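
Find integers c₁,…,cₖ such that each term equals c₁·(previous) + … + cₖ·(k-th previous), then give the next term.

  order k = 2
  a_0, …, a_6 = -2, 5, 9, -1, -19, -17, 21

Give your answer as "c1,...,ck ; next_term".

  a_2 = 1·5 + -2·-2 = 9
  a_3 = 1·9 + -2·5 = -1
  a_4 = 1·-1 + -2·9 = -19
  a_5 = 1·-19 + -2·-1 = -17
  a_6 = 1·-17 + -2·-19 = 21
  a_7 = 1·21 + -2·-17 = 55

1,-2 ; 55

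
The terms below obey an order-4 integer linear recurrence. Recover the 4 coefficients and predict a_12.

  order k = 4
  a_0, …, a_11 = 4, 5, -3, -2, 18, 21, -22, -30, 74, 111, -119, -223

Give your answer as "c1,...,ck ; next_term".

  a_4 = 1·-2 + -2·-3 + 2·5 + 1·4 = 18
  a_5 = 1·18 + -2·-2 + 2·-3 + 1·5 = 21
  a_6 = 1·21 + -2·18 + 2·-2 + 1·-3 = -22
  a_7 = 1·-22 + -2·21 + 2·18 + 1·-2 = -30
  a_8 = 1·-30 + -2·-22 + 2·21 + 1·18 = 74
  a_9 = 1·74 + -2·-30 + 2·-22 + 1·21 = 111
  a_10 = 1·111 + -2·74 + 2·-30 + 1·-22 = -119
  a_11 = 1·-119 + -2·111 + 2·74 + 1·-30 = -223
  a_12 = 1·-223 + -2·-119 + 2·111 + 1·74 = 311

1,-2,2,1 ; 311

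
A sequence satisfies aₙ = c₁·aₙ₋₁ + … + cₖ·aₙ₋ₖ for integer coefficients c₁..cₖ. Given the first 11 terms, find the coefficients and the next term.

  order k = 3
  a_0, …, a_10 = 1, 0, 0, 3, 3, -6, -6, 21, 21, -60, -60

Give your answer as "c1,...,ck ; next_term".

  a_3 = 1·0 + -3·0 + 3·1 = 3
  a_4 = 1·3 + -3·0 + 3·0 = 3
  a_5 = 1·3 + -3·3 + 3·0 = -6
  a_6 = 1·-6 + -3·3 + 3·3 = -6
  a_7 = 1·-6 + -3·-6 + 3·3 = 21
  a_8 = 1·21 + -3·-6 + 3·-6 = 21
  a_9 = 1·21 + -3·21 + 3·-6 = -60
  a_10 = 1·-60 + -3·21 + 3·21 = -60
  a_11 = 1·-60 + -3·-60 + 3·21 = 183

1,-3,3 ; 183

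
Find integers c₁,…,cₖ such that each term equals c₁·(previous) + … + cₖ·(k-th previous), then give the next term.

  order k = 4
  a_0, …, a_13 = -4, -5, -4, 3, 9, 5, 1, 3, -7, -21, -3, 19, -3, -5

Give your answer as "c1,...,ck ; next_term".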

————————

Task details = The expected output is one number: how many lines of the data above hold the string "terms".

Written answer = 2